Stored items
- Opening Delimiter -
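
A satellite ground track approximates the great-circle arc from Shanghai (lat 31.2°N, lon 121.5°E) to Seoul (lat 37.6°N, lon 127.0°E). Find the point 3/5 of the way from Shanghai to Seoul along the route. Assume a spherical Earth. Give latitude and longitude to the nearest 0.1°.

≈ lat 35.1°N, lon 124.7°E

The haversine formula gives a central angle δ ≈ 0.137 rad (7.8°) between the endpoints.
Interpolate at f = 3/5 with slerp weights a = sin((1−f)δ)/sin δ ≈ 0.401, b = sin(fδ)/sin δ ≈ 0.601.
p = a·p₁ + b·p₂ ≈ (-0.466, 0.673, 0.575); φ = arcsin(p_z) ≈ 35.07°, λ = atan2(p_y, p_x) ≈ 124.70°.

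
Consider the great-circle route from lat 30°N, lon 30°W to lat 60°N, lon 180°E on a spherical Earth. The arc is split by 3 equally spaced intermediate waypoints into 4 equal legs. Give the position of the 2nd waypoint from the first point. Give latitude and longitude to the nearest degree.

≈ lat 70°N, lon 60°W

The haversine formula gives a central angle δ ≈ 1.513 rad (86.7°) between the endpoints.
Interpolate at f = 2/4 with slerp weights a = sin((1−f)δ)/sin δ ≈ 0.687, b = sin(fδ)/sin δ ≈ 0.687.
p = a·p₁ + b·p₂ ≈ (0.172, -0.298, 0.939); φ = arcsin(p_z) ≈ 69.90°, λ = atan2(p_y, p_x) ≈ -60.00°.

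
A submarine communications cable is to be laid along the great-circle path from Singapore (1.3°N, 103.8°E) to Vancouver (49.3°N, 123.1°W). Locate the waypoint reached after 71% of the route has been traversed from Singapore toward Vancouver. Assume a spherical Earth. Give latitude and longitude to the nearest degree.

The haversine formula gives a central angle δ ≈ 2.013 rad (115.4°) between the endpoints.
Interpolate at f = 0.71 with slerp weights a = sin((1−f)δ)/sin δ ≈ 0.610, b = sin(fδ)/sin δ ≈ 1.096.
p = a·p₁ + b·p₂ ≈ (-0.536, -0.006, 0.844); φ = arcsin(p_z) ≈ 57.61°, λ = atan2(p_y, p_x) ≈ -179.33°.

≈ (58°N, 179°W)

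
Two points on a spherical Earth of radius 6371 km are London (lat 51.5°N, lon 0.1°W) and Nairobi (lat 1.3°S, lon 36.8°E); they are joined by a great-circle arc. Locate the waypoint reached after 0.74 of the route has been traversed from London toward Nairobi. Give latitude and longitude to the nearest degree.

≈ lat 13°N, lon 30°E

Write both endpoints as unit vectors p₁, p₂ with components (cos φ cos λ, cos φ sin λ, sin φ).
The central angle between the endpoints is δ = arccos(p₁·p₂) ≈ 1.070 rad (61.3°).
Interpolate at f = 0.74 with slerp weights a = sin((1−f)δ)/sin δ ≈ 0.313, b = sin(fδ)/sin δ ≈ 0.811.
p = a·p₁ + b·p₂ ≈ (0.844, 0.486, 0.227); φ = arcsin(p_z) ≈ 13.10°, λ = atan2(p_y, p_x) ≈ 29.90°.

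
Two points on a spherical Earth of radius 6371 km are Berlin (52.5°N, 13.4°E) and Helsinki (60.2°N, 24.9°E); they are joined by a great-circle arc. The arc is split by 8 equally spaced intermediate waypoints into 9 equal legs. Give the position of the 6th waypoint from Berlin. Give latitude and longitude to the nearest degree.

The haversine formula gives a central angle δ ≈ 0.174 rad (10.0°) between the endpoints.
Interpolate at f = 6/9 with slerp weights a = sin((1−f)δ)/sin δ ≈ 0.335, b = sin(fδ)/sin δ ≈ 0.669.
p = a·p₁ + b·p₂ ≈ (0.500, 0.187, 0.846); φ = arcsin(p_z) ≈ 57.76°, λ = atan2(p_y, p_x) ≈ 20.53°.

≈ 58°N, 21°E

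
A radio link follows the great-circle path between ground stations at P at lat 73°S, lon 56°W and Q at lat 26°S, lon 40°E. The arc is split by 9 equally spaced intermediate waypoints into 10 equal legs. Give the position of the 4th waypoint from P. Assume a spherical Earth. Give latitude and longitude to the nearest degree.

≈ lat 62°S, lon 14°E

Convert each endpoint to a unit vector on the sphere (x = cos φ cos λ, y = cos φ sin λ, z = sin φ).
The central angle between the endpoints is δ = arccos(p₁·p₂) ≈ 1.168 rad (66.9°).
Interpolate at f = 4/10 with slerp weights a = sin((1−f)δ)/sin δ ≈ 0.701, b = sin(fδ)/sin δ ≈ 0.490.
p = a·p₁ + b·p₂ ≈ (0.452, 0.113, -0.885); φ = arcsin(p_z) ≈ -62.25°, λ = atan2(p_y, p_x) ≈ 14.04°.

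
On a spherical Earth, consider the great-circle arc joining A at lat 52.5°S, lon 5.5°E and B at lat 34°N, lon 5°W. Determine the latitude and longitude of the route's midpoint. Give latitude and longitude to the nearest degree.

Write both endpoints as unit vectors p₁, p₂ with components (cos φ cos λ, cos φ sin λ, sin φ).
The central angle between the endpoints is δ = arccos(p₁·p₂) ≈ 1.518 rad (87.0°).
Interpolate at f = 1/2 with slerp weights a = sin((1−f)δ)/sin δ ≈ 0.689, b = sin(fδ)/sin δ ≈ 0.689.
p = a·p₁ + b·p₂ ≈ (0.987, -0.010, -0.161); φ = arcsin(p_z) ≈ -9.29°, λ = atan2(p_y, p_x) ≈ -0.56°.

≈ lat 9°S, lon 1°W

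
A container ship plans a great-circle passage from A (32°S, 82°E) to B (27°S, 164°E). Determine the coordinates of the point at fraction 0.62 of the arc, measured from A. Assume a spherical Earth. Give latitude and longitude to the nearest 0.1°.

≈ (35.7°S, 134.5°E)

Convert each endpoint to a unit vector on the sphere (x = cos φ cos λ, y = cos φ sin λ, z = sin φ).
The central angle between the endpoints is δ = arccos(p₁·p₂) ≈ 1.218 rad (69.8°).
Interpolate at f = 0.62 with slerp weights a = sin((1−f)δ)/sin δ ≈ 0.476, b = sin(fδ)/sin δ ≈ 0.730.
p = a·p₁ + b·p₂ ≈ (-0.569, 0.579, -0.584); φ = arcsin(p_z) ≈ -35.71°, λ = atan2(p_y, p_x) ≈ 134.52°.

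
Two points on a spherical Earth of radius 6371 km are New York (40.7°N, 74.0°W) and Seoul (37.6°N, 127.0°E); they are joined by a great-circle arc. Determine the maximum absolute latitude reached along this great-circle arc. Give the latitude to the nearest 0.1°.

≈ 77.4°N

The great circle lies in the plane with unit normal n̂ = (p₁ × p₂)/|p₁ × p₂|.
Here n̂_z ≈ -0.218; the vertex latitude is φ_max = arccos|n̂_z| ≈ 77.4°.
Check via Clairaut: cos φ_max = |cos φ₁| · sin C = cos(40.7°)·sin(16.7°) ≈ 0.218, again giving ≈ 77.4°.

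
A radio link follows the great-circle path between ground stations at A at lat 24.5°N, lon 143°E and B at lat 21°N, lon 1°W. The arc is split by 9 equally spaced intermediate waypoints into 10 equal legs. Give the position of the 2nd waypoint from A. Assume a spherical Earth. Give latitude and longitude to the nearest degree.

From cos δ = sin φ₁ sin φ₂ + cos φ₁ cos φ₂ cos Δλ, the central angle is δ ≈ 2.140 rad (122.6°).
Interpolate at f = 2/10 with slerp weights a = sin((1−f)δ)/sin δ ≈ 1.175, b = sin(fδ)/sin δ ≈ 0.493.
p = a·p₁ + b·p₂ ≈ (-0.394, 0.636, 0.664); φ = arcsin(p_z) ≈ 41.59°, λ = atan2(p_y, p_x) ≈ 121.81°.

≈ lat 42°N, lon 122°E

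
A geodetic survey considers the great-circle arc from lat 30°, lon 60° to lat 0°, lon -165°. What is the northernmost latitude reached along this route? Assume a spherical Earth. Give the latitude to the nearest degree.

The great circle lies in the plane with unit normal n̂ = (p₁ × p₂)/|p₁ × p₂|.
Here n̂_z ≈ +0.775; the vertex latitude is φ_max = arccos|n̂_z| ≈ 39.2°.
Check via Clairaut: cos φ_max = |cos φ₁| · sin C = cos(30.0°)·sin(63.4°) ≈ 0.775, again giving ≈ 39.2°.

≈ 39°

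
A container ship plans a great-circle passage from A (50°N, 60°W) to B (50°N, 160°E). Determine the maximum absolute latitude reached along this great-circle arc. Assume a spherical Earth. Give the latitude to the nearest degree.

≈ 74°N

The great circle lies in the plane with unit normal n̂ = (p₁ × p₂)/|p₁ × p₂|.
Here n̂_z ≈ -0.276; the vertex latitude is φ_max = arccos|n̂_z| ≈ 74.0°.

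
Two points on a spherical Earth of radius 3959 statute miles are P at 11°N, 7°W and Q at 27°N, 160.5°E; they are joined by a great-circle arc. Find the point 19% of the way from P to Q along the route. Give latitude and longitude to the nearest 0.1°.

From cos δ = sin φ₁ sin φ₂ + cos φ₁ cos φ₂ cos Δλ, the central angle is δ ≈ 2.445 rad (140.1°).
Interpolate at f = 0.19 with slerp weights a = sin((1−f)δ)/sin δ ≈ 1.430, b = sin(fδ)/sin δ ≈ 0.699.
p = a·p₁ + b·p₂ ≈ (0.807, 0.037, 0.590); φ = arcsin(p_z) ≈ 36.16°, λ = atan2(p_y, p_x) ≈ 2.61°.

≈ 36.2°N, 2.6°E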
- Closing Delimiter -
Your answer should consist of the lines from the line with "A geodetic survey" through the last line of the data, set down exactly, both included.

RESULT FOR THIS EXERCISE:
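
A geodetic survey considers the great-circle arc from lat 30°, lon 60° to lat 0°, lon -165°. What is the northernmost latitude reached along this route? Assume a spherical Earth. Give the latitude to the nearest degree.

The great circle lies in the plane with unit normal n̂ = (p₁ × p₂)/|p₁ × p₂|.
Here n̂_z ≈ +0.775; the vertex latitude is φ_max = arccos|n̂_z| ≈ 39.2°.
Check via Clairaut: cos φ_max = |cos φ₁| · sin C = cos(30.0°)·sin(63.4°) ≈ 0.775, again giving ≈ 39.2°.

≈ 39°

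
A container ship plans a great-circle passage from A (50°N, 60°W) to B (50°N, 160°E). Determine the maximum absolute latitude reached along this great-circle arc. Assume a spherical Earth. Give the latitude to the nearest degree.

≈ 74°N

The great circle lies in the plane with unit normal n̂ = (p₁ × p₂)/|p₁ × p₂|.
Here n̂_z ≈ -0.276; the vertex latitude is φ_max = arccos|n̂_z| ≈ 74.0°.

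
Two points on a spherical Earth of radius 3959 statute miles are P at 11°N, 7°W and Q at 27°N, 160.5°E; they are joined by a great-circle arc. Find the point 19% of the way from P to Q along the route. Give latitude and longitude to the nearest 0.1°.

From cos δ = sin φ₁ sin φ₂ + cos φ₁ cos φ₂ cos Δλ, the central angle is δ ≈ 2.445 rad (140.1°).
Interpolate at f = 0.19 with slerp weights a = sin((1−f)δ)/sin δ ≈ 1.430, b = sin(fδ)/sin δ ≈ 0.699.
p = a·p₁ + b·p₂ ≈ (0.807, 0.037, 0.590); φ = arcsin(p_z) ≈ 36.16°, λ = atan2(p_y, p_x) ≈ 2.61°.

≈ 36.2°N, 2.6°E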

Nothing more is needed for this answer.